| Data section |

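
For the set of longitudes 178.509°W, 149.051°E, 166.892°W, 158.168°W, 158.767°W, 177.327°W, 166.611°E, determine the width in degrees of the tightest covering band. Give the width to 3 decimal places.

Sort the longitudes: -178.509°, -177.327°, -166.892°, -158.767°, -158.168°, +149.051°, +166.611°.
Eastward gaps between consecutive values (wrapping around): 1.182°, 10.435°, 8.125°, 0.599°, 307.219°, 17.560°, 14.880°.
Largest gap = 307.219° ⇒ minimal covering band is its complement: 360° − 307.219° = 52.781°.
Band runs from +149.051° eastward to -158.168°, crossing the antimeridian.

52.781°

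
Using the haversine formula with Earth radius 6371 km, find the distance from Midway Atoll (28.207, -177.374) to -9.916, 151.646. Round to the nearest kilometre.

Δλ = 151.646 − -177.374 = 329.020°; wrapped into (−180°, 180°]: -30.980°.
Δφ = -9.916 − 28.207 = -38.123°.
a = sin²(Δφ/2) + cos φ₁ · cos φ₂ · sin²(Δλ/2) = 0.168574.
c = 2·atan2(√a, √(1−a)) = 0.84617 rad → d = 6371·c ≈ 5390.97 km.

5391 km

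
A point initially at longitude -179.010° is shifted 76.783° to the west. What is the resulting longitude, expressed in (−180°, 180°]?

+104.207°

Start at -179.010°; shift −76.783° → -255.793°.
-255.793° lies outside (−180°, 180°]; add 360° → +104.207°.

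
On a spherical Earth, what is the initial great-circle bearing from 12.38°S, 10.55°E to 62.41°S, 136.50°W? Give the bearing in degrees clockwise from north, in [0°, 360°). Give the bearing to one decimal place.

194.9°

Δλ = -136.50 − 10.55 = -147.05°.
θ = atan2( sin Δλ · cos φ₂ , cos φ₁ · sin φ₂ − sin φ₁ · cos φ₂ · cos Δλ )
  = atan2(-0.25191, -0.94900) = -165.134° → normalised to [0°, 360°): 194.866°.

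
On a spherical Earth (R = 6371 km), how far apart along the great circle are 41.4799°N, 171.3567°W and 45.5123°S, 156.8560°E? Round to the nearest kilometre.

10175 km

Δλ = 156.8560 − -171.3567 = 328.2127°; wrapped into (−180°, 180°]: -31.7873°.
Δφ = -45.5123 − 41.4799 = -86.9922°.
a = sin²(Δφ/2) + cos φ₁ · cos φ₂ · sin²(Δλ/2) = 0.513136.
c = 2·atan2(√a, √(1−a)) = 1.59707 rad → d = 6371·c ≈ 10174.95 km.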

| Problem description |
Repeat the material in full, exactly as written.

| Completed task |
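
For the set of longitudes 178.509°W, 149.051°E, 166.892°W, 158.168°W, 158.767°W, 177.327°W, 166.611°E, determine the width in degrees of the tightest covering band. Give the width to 3 decimal places.

Sort the longitudes: -178.509°, -177.327°, -166.892°, -158.767°, -158.168°, +149.051°, +166.611°.
Eastward gaps between consecutive values (wrapping around): 1.182°, 10.435°, 8.125°, 0.599°, 307.219°, 17.560°, 14.880°.
Largest gap = 307.219° ⇒ minimal covering band is its complement: 360° − 307.219° = 52.781°.
Band runs from +149.051° eastward to -158.168°, crossing the antimeridian.

52.781°

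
Using the haversine formula with Earth radius 6371 km, find the distance from Midway Atoll (28.207, -177.374) to -9.916, 151.646. Round to the nearest kilometre.

Δλ = 151.646 − -177.374 = 329.020°; wrapped into (−180°, 180°]: -30.980°.
Δφ = -9.916 − 28.207 = -38.123°.
a = sin²(Δφ/2) + cos φ₁ · cos φ₂ · sin²(Δλ/2) = 0.168574.
c = 2·atan2(√a, √(1−a)) = 0.84617 rad → d = 6371·c ≈ 5390.97 km.

5391 km

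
A point initially at longitude -179.010° is shifted 76.783° to the west. What is the resulting longitude, expressed in (−180°, 180°]?

+104.207°

Start at -179.010°; shift −76.783° → -255.793°.
-255.793° lies outside (−180°, 180°]; add 360° → +104.207°.

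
On a spherical Earth, what is the initial great-circle bearing from 12.38°S, 10.55°E to 62.41°S, 136.50°W? Give the bearing in degrees clockwise from north, in [0°, 360°). Give the bearing to one decimal place.

194.9°

Δλ = -136.50 − 10.55 = -147.05°.
θ = atan2( sin Δλ · cos φ₂ , cos φ₁ · sin φ₂ − sin φ₁ · cos φ₂ · cos Δλ )
  = atan2(-0.25191, -0.94900) = -165.134° → normalised to [0°, 360°): 194.866°.

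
On a spherical Earth (R = 6371 km), how far apart along the great circle are 41.4799°N, 171.3567°W and 45.5123°S, 156.8560°E? Round to the nearest kilometre.

10175 km

Δλ = 156.8560 − -171.3567 = 328.2127°; wrapped into (−180°, 180°]: -31.7873°.
Δφ = -45.5123 − 41.4799 = -86.9922°.
a = sin²(Δφ/2) + cos φ₁ · cos φ₂ · sin²(Δλ/2) = 0.513136.
c = 2·atan2(√a, √(1−a)) = 1.59707 rad → d = 6371·c ≈ 10174.95 km.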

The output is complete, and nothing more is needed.